WORK INSTRUCTIONS
Repeat all of the records verbatim.

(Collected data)
☆ ☆ ☆ ☆
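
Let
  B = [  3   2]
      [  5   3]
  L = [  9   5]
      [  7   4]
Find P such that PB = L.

B is on the right of P, so right-multiply by B⁻¹: P = LB⁻¹.
det B = -1; the adjugate gives B⁻¹ = [[-3, 2], [5, -3]].
P = LB⁻¹ = [[9, 5], [7, 4]] · [[-3, 2], [5, -3]] = [[-2, 3], [-1, 2]].

P = [[-2, 3], [-1, 2]]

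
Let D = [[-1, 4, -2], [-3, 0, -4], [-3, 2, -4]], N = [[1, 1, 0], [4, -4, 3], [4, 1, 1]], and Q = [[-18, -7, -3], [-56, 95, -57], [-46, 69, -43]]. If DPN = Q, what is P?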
☆ ☆ ☆ ☆
SOLVED EXERCISE
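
Let
  B = [  3   2]
      [  5   3]
  L = [  9   5]
      [  7   4]
Find P such that PB = L.

B is on the right of P, so right-multiply by B⁻¹: P = LB⁻¹.
det B = -1; the adjugate gives B⁻¹ = [[-3, 2], [5, -3]].
P = LB⁻¹ = [[9, 5], [7, 4]] · [[-3, 2], [5, -3]] = [[-2, 3], [-1, 2]].

P = [[-2, 3], [-1, 2]]

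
Let D = [[-1, 4, -2], [-3, 0, -4], [-3, 2, -4]], N = [[1, 1, 0], [4, -4, 3], [4, 1, 1]], and Q = [[-18, -7, -3], [-56, 95, -57], [-46, 69, -43]]. If DPN = Q, what is P?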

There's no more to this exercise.